:: Aim of the exercise ::
Stop after the line with "40+ | 1160 |"; until then, please copy every line of the records word for word from the first.

━━━━━ Dataset excerpts

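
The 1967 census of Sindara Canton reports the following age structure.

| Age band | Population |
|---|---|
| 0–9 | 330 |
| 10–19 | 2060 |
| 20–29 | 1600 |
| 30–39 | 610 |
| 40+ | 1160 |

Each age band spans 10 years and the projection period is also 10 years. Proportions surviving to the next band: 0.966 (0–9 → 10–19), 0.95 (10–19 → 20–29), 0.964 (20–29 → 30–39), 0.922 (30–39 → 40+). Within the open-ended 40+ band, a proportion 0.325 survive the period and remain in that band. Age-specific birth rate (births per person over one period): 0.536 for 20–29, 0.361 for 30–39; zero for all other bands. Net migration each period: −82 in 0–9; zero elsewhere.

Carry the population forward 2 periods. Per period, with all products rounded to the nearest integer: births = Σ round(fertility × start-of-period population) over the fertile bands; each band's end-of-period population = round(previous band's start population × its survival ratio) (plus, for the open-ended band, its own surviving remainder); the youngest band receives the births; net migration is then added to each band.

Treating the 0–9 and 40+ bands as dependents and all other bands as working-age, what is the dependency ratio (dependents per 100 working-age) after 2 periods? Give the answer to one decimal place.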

━━━━━━━━━━

:: Written solution ::
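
The 1967 census of Sindara Canton reports the following age structure.

| Age band | Population |
|---|---|
| 0–9 | 330 |
| 10–19 | 2060 |
| 20–29 | 1600 |
| 30–39 | 610 |
| 40+ | 1160 |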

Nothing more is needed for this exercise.